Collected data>
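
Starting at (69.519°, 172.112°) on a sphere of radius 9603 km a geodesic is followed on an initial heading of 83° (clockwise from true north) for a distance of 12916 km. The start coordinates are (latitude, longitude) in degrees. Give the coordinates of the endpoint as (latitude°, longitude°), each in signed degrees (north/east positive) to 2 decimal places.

Angular distance δ = d/R = 12916/9603 = 1.34500 rad; initial bearing θ = 1.4486 rad.
sin φ₂ = sin φ₁ cos δ + cos φ₁ sin δ cos θ = (0.9368)(0.2239) + (0.3499)(0.9746)(0.1219) = 0.2513, so φ₂ = 14.55°.
Δλ = atan2(sin θ sin δ cos φ₁, cos δ − sin φ₁ sin φ₂) = atan2(0.3385, -0.0115) = 91.950°.
λ₂ = 172.112° + 91.950° = 264.06° → -95.94° after wrapping to (−180°, 180°].

14.55°, -95.94°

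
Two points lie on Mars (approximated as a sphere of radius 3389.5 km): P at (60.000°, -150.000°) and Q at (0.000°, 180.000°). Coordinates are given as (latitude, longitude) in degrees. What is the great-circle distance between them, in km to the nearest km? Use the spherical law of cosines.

3806 km

Let φ₁ = 1.0472 rad, φ₂ = 0.0000 rad, and Δλ = -0.5236 rad.
cos c = sin φ₁ sin φ₂ + cos φ₁ cos φ₂ cos Δλ = (0.8660)(0.0000) + (0.5000)(1.0000)(0.8660) = 0.43301,
so c = arccos(0.43301) = 1.12296 rad.
Distance = R·c = 3389.5 × 1.1230 ≈ 3806 km.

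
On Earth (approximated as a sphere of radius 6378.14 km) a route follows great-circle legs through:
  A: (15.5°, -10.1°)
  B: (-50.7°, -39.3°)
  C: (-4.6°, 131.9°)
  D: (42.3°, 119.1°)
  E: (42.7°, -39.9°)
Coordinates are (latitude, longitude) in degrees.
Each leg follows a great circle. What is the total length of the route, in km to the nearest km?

37449 km

Leg A→B: central angle 1.2387 rad, distance 7900.9 km.
Leg B→C: central angle 2.1674 rad, distance 13824.1 km.
Leg C→D: central angle 0.8434 rad, distance 5379.1 km.
Leg D→E: central angle 1.6219 rad, distance 10344.5 km.
Total: 7900.9 + 13824.1 + 5379.1 + 10344.5 ≈ 37449 km.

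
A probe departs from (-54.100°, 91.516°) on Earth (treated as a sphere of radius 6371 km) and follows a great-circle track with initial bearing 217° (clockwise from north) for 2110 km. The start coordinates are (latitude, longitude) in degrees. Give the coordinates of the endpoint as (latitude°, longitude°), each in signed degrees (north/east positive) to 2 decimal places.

-66.68°, 61.89°

Angular distance δ = d/R = 2110/6371 = 0.33119 rad; initial bearing θ = 3.7874 rad.
sin φ₂ = sin φ₁ cos δ + cos φ₁ sin δ cos θ = (-0.8100)(0.9457) + (0.5864)(0.3252)(-0.7986) = -0.9183, so φ₂ = -66.68°.
Δλ = atan2(sin θ sin δ cos φ₁, cos δ − sin φ₁ sin φ₂) = atan2(-0.1147, 0.2018) = -29.624°.
λ₂ = 91.516° − 29.624° = 61.89°.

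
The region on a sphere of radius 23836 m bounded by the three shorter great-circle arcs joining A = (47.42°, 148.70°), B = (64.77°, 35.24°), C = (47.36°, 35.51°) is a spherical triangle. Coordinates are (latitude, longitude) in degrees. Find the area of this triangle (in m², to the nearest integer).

Side lengths (central angles): a = 0.3039, b = 1.2013, c = 0.9869 rad; semiperimeter s = 1.2460.
By l'Huilier's theorem, tan(E/4) = √[tan(s/2) tan((s−a)/2) tan((s−b)/2) tan((s−c)/2)], giving spherical excess E = 0.1306 rad.
Area = E·R² = 0.1306 × (23836)² ≈ 74213703 m².

74213703 m²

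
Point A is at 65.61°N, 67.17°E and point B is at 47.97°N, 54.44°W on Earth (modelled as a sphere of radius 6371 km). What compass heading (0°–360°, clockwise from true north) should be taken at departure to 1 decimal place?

317.7°

Δλ = -121.610° = -2.1225 rad.
y = sin Δλ · cos φ₂ = (-0.8516)(0.6695) = -0.5702
x = cos φ₁ sin φ₂ − sin φ₁ cos φ₂ cos Δλ = (0.4129)(0.7428) − (0.9108)(0.6695)(-0.5241) = 0.6263
θ = atan2(y, x) = -42.31°; adding 360° gives 317.7°.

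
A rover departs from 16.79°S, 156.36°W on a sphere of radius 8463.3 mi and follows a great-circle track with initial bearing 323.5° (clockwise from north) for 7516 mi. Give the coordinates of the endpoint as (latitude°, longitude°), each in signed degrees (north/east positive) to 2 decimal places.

Angular distance δ = d/R = 7516/8463.3 = 0.88807 rad; initial bearing θ = 5.6461 rad.
sin φ₂ = sin φ₁ cos δ + cos φ₁ sin δ cos θ = (-0.2889)(0.6309) + (0.9574)(0.7759)(0.8039) = 0.4148, so φ₂ = 24.51°.
Δλ = atan2(sin θ sin δ cos φ₁, cos δ − sin φ₁ sin φ₂) = atan2(-0.4418, 0.7507) = -30.477°.
λ₂ = -156.360° − 30.477° = -186.84° → 173.16° after wrapping to (−180°, 180°].

24.51°, 173.16°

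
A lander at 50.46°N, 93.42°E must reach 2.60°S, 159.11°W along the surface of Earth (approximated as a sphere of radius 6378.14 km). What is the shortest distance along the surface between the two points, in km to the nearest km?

11472 km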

REQUIRED WORK>
Leave out every line before the one containing "The region on". Transcribe that line and all lines after it through the end of the data above, exactly.

SOLUTION TO THIS TASK>
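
The region on a sphere of radius 23836 m bounded by the three shorter great-circle arcs joining A = (47.42°, 148.70°), B = (64.77°, 35.24°), C = (47.36°, 35.51°) is a spherical triangle. Coordinates are (latitude, longitude) in degrees. Find the area of this triangle (in m², to the nearest integer).

Side lengths (central angles): a = 0.3039, b = 1.2013, c = 0.9869 rad; semiperimeter s = 1.2460.
By l'Huilier's theorem, tan(E/4) = √[tan(s/2) tan((s−a)/2) tan((s−b)/2) tan((s−c)/2)], giving spherical excess E = 0.1306 rad.
Area = E·R² = 0.1306 × (23836)² ≈ 74213703 m².

74213703 m²

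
Point A is at 65.61°N, 67.17°E and point B is at 47.97°N, 54.44°W on Earth (modelled as a sphere of radius 6371 km). What compass heading (0°–360°, clockwise from true north) should be taken at departure to 1 decimal place?

317.7°

Δλ = -121.610° = -2.1225 rad.
y = sin Δλ · cos φ₂ = (-0.8516)(0.6695) = -0.5702
x = cos φ₁ sin φ₂ − sin φ₁ cos φ₂ cos Δλ = (0.4129)(0.7428) − (0.9108)(0.6695)(-0.5241) = 0.6263
θ = atan2(y, x) = -42.31°; adding 360° gives 317.7°.

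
A rover departs from 16.79°S, 156.36°W on a sphere of radius 8463.3 mi and follows a great-circle track with initial bearing 323.5° (clockwise from north) for 7516 mi. Give the coordinates of the endpoint as (latitude°, longitude°), each in signed degrees (north/east positive) to 2 decimal places.

Angular distance δ = d/R = 7516/8463.3 = 0.88807 rad; initial bearing θ = 5.6461 rad.
sin φ₂ = sin φ₁ cos δ + cos φ₁ sin δ cos θ = (-0.2889)(0.6309) + (0.9574)(0.7759)(0.8039) = 0.4148, so φ₂ = 24.51°.
Δλ = atan2(sin θ sin δ cos φ₁, cos δ − sin φ₁ sin φ₂) = atan2(-0.4418, 0.7507) = -30.477°.
λ₂ = -156.360° − 30.477° = -186.84° → 173.16° after wrapping to (−180°, 180°].

24.51°, 173.16°

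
A lander at 50.46°N, 93.42°E must reach 2.60°S, 159.11°W along the surface of Earth (approximated as a sphere of radius 6378.14 km). What is the shortest distance along the surface between the two points, in km to the nearest km?

11472 km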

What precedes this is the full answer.